Retype, word for word, every line of the records below starting at the one that contains "Let R = A - 2, A" and ending at the one that contains "Answer: Rational(243, 2) ≈ 121.50"; include both of those lines and nothing more.

┄┄┄┄┄┄┄┄┄┄

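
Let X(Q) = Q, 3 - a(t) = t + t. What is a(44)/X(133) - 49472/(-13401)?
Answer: 5440691/1782333 ≈ 3.0526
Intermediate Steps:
a(t) = 3 - 2*t (a(t) = 3 - (t + t) = 3 - 2*t)
a(44)/X(133) - 49472/(-13401) = (3 - 2*44)/133 - 49472/(-13401) = (3 - 88)*(1/133) - 49472*(-1/13401) = -85*1/133 + 49472/13401 = -85/133 + 49472/13401 = 5440691/1782333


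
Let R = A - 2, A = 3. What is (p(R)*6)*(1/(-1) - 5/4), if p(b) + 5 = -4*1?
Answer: 243/2 ≈ 121.50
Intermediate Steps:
R = 1 (R = 3 - 2 = 1)
p(b) = -9 (p(b) = -5 - 4*1 = -5 - 4 = -9)
(p(R)*6)*(1/(-1) - 5/4) = (-9*6)*(1/(-1) - 5/4) = -54*(1*(-1) - 5*¼) = -54*(-1 - 5/4) = -54*(-9/4) = 243/2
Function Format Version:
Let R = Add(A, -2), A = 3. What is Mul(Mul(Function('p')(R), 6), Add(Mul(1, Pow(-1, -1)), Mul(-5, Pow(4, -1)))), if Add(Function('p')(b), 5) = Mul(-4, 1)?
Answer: Rational(243, 2) ≈ 121.50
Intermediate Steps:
R = 1 (R = Add(3, -2) = 1)
Function('p')(b) = -9 (Function('p')(b) = Add(-5, Mul(-4, 1)) = Add(-5, -4) = -9)
Mul(Mul(Function('p')(R), 6), Add(Mul(1, Pow(-1, -1)), Mul(-5, Pow(4, -1)))) = Mul(Mul(-9, 6), Add(Mul(1, Pow(-1, -1)), Mul(-5, Pow(4, -1)))) = Mul(-54, Add(Mul(1, -1), Mul(-5, Rational(1, 4)))) = Mul(-54, Add(-1, Rational(-5, 4))) = Mul(-54, Rational(-9, 4)) = Rational(243, 2)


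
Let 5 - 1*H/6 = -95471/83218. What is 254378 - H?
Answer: 10582879519/41609 ≈ 2.5434e+5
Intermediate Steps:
H = 1534683/41609 (H = 30 - (-572826)/83218 = 30 - 6*(-95471/83218) = 30 + 286413/41609 = 1534683/41609 ≈ 36.883)
254378 - H = 254378 - 1*1534683/41609 = 254378 - 1534683/41609 = 10582879519/41609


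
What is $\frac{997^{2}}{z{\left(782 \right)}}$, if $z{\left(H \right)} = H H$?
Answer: $\frac{994009}{611524} \approx 1.6255$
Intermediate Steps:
$z{\left(H \right)} = H^{2}$
$\frac{997^{2}}{z{\left(782 \right)}} = \frac{997^{2}}{782^{2}} = \frac{994009}{611524}$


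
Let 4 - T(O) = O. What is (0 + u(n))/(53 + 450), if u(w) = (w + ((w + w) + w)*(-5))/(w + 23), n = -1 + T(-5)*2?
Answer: -119/10060 ≈ -0.011829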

┄┄┄┄┄┄┄┄┄┄

→ Written answer
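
Let R = A - 2, A = 3. What is (p(R)*6)*(1/(-1) - 5/4), if p(b) + 5 = -4*1?
Answer: 243/2 ≈ 121.50
Intermediate Steps:
R = 1 (R = 3 - 2 = 1)
p(b) = -9 (p(b) = -5 - 4*1 = -5 - 4 = -9)
(p(R)*6)*(1/(-1) - 5/4) = (-9*6)*(1/(-1) - 5/4) = -54*(1*(-1) - 5*¼) = -54*(-1 - 5/4) = -54*(-9/4) = 243/2
Function Format Version:
Let R = Add(A, -2), A = 3. What is Mul(Mul(Function('p')(R), 6), Add(Mul(1, Pow(-1, -1)), Mul(-5, Pow(4, -1)))), if Add(Function('p')(b), 5) = Mul(-4, 1)?
Answer: Rational(243, 2) ≈ 121.50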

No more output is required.